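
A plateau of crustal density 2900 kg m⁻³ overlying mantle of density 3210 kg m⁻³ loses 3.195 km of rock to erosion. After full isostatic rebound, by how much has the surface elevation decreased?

0.309 km

Rebound u = e ρ_c/ρ_m = 3.195 km × 2900/3210 = 2.886 km.
Net surface drop = e − u = 3.195 km − 2.886 km = e (ρ_m − ρ_c)/ρ_m = 0.309 km.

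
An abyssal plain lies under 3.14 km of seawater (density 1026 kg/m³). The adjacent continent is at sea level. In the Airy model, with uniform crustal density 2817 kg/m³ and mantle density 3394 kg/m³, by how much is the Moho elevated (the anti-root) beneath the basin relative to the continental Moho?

9.75 km

Equating mass per unit area of the two columns: replacing crust with seawater at the top is compensated by replacing crust with mantle at the base: d (ρ_c − ρ_w) = a (ρ_m − ρ_c).
a = d (ρ_c − ρ_w)/(ρ_m − ρ_c) = 3.14 km × 1791/577 = 9.75 km.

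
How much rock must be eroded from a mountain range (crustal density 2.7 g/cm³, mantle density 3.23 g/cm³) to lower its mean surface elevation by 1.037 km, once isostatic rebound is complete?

Net drop Δ = e − u = e − e ρ_c/ρ_m = e (ρ_m − ρ_c)/ρ_m.
e = Δ ρ_m/(ρ_m − ρ_c) = 1.037 km × 3.23/0.53 = 6.32 km.

6.32 km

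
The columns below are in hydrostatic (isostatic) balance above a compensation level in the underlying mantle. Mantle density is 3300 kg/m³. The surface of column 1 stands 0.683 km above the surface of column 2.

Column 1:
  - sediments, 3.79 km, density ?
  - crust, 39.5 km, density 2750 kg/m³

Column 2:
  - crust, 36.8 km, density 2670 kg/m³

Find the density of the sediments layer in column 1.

Take the compensation level at the base of the deeper column (depth z_c below the surface of column 1) and equate Σ ρ_i t_i down to z_c; mantle fills any gap and the z_c terms cancel.
Column 1: 3.79×ρ + 39.5×2750 + (z_c − 43.29)×3300
Column 2: 0.683×0 + 36.8×2670 + (z_c − 0.683 − 36.8)×3300
The z_c×3300 term appears on both sides and cancels. Collect the known terms of each column as K = Σ(ρt)_known − 3300 × (depth of known layers): K_1 = 108625 − 3300×43.29 = −34232; K_2 = 98256 − 3300×(0.683 + 36.8) = −25437.9.
Balance: K_1 + 3.79×ρ = K_2, so ρ = (K_2 − K_1)/3.79 = 8794.1/3.79 = 2320 kg/m³.

2320 kg/m³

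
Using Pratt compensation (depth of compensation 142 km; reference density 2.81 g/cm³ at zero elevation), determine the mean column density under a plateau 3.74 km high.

2.74 g/cm³

Pratt balance: ρ_ref D = ρ (D + h).
ρ = ρ_ref D/(D + h) = 2.81 × 142 km/(142 km + 3.74 km) = 2.74 g/cm³.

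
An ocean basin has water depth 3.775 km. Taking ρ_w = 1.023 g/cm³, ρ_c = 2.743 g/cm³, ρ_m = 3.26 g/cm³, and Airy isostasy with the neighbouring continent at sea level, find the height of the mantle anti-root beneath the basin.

Balancing pressure at the compensation depth: replacing crust with seawater at the top is compensated by replacing crust with mantle at the base: d (ρ_c − ρ_w) = a (ρ_m − ρ_c).
a = d (ρ_c − ρ_w)/(ρ_m − ρ_c) = 3.775 km × 1.72/0.517 = 12.6 km.

12.6 km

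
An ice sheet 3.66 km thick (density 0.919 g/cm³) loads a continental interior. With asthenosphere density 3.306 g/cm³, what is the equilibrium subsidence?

1.02 km

For local isostatic compensation: the ice load ρ_ice t is balanced by mantle displaced below, ρ_m s.
s = t ρ_ice / ρ_m = 3.66 km × 0.919/3.306 = 1.02 km.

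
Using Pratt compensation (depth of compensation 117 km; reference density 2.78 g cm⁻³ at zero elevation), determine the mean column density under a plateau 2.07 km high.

Pratt balance: ρ_ref D = ρ (D + h).
ρ = ρ_ref D/(D + h) = 2.78 × 117 km/(117 km + 2.07 km) = 2.73 g cm⁻³.

2.73 g cm⁻³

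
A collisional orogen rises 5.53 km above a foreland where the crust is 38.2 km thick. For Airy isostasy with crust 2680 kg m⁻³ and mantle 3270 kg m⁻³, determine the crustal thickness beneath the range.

Root depth r = h ρ_c / (ρ_m − ρ_c) = 5.53 km × 2680 / 590 = 25.12 km.
Total thickness = T + h + r = 38.2 km + 5.53 km + 25.12 km = 68.8 km.

68.8 km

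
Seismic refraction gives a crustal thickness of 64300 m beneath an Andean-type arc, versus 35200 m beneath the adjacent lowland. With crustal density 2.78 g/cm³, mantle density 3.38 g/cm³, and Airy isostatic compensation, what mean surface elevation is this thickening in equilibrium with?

Excess crust Δ = 64300 m − 35200 m = 29100 m, split between elevation h and root r with h + r = Δ.
Airy balance ρ_c h = (ρ_m − ρ_c) r gives r = h ρ_c/(ρ_m − ρ_c), so h (1 + ρ_c/(ρ_m − ρ_c)) = Δ, i.e. h = Δ (ρ_m − ρ_c)/ρ_m.
h = 29100 m × 0.6/3.38 = 5170 m.

5170 m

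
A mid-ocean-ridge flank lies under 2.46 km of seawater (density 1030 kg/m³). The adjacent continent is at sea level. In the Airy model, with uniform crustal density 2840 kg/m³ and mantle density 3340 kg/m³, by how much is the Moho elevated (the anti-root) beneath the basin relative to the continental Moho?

8.91 km

Isostatic balance requires: replacing crust with seawater at the top is compensated by replacing crust with mantle at the base: d (ρ_c − ρ_w) = a (ρ_m − ρ_c).
a = d (ρ_c − ρ_w)/(ρ_m − ρ_c) = 2.46 km × 1810/500 = 8.91 km.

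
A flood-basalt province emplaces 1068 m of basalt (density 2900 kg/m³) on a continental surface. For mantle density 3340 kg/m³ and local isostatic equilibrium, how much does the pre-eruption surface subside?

Subaerial loading: s = t ρ_load / ρ_m.
s = 1068 m × 2900/3340 = 927 m.

927 m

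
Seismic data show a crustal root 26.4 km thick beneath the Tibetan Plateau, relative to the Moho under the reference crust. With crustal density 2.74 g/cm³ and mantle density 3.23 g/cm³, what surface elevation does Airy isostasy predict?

Balancing pressure at the compensation depth: ρ_c h = (ρ_m − ρ_c) r.
h = r (ρ_m − ρ_c) / ρ_c = 26.4 km × (3.23 − 2.74) / 2.74 = 4.72 km.

4.72 km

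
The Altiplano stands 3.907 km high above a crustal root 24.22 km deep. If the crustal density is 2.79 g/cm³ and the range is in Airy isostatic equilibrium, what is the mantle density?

Airy balance: ρ_c h = (ρ_m − ρ_c) r → ρ_m = ρ_c (1 + h/r).
ρ_m = 2.79 × (1 + 3.907 km/24.22 km) = 3.24 g/cm³.

3.24 g/cm³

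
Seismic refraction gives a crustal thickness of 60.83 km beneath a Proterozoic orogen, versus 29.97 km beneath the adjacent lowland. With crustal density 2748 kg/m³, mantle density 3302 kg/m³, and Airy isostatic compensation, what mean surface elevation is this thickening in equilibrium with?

5.18 km

Excess crust Δ = 60.83 km − 29.97 km = 30.86 km, split between elevation h and root r with h + r = Δ.
Airy balance ρ_c h = (ρ_m − ρ_c) r gives r = h ρ_c/(ρ_m − ρ_c), so h (1 + ρ_c/(ρ_m − ρ_c)) = Δ, i.e. h = Δ (ρ_m − ρ_c)/ρ_m.
h = 30.86 km × 554/3302 = 5.18 km.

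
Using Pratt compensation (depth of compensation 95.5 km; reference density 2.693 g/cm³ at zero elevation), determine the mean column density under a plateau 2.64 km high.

Pratt balance: ρ_ref D = ρ (D + h).
ρ = ρ_ref D/(D + h) = 2.693 × 95.5 km/(95.5 km + 2.64 km) = 2.62 g/cm³.

2.62 g/cm³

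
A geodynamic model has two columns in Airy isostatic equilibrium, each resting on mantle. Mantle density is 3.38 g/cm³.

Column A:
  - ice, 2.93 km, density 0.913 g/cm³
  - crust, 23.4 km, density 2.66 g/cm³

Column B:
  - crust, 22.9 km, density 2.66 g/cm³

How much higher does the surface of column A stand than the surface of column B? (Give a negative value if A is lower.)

For any compensation level in the mantle, the mantle terms cancel and isostasy reduces to e = (Σt_A − Σt_B) − (Σ(ρt)_A − Σ(ρt)_B) / ρ_m.
Σt_A = 26.33 km; Σt_B = 22.9 km; Σ(ρt)_A = 64.91909; Σ(ρt)_B = 60.914 (in km·g/cm³).
e = (26.33 − 22.9) − (64.91909 − 60.914) / 3.38 = 2.25 km.

2.25 km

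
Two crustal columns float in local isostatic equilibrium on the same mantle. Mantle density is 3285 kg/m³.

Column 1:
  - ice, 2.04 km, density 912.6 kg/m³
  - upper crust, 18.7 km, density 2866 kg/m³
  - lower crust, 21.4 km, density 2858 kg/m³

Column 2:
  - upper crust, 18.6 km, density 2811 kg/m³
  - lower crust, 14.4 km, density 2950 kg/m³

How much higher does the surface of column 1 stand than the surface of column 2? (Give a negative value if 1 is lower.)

For any compensation level in the mantle, the mantle terms cancel and isostasy reduces to e = (Σt_1 − Σt_2) − (Σ(ρt)_1 − Σ(ρt)_2) / ρ_m.
Σt_1 = 42.14 km; Σt_2 = 33 km; Σ(ρt)_1 = 116617.104; Σ(ρt)_2 = 94764.6 (in km·kg/m³).
e = (42.14 − 33) − (116617.104 − 94764.6) / 3285 = 2.49 km.

2.49 km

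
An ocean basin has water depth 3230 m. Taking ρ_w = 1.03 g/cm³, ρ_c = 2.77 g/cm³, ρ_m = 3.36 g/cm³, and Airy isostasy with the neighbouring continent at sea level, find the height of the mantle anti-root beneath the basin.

9530 m

Equating mass per unit area of the two columns: replacing crust with seawater at the top is compensated by replacing crust with mantle at the base: d (ρ_c − ρ_w) = a (ρ_m − ρ_c).
a = d (ρ_c − ρ_w)/(ρ_m − ρ_c) = 3230 m × 1.74/0.59 = 9530 m.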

================

- WHAT TO PRODUCE: Only the lines from the first line of the records through the one containing "- crust, 36.8 km, density 2670 kg/m³" should be reproduced, exactly, with both of them included.

- RESPONSE BELOW:
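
A plateau of crustal density 2900 kg m⁻³ overlying mantle of density 3210 kg m⁻³ loses 3.195 km of rock to erosion. After full isostatic rebound, by how much has the surface elevation decreased?

0.309 km

Rebound u = e ρ_c/ρ_m = 3.195 km × 2900/3210 = 2.886 km.
Net surface drop = e − u = 3.195 km − 2.886 km = e (ρ_m − ρ_c)/ρ_m = 0.309 km.

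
An abyssal plain lies under 3.14 km of seawater (density 1026 kg/m³). The adjacent continent is at sea level. In the Airy model, with uniform crustal density 2817 kg/m³ and mantle density 3394 kg/m³, by how much is the Moho elevated (the anti-root) beneath the basin relative to the continental Moho?

9.75 km

Equating mass per unit area of the two columns: replacing crust with seawater at the top is compensated by replacing crust with mantle at the base: d (ρ_c − ρ_w) = a (ρ_m − ρ_c).
a = d (ρ_c − ρ_w)/(ρ_m − ρ_c) = 3.14 km × 1791/577 = 9.75 km.

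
How much rock must be eroded from a mountain range (crustal density 2.7 g/cm³, mantle density 3.23 g/cm³) to lower its mean surface elevation by 1.037 km, once isostatic rebound is complete?

Net drop Δ = e − u = e − e ρ_c/ρ_m = e (ρ_m − ρ_c)/ρ_m.
e = Δ ρ_m/(ρ_m − ρ_c) = 1.037 km × 3.23/0.53 = 6.32 km.

6.32 km

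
The columns below are in hydrostatic (isostatic) balance above a compensation level in the underlying mantle. Mantle density is 3300 kg/m³. The surface of column 1 stands 0.683 km above the surface of column 2.

Column 1:
  - sediments, 3.79 km, density ?
  - crust, 39.5 km, density 2750 kg/m³

Column 2:
  - crust, 36.8 km, density 2670 kg/m³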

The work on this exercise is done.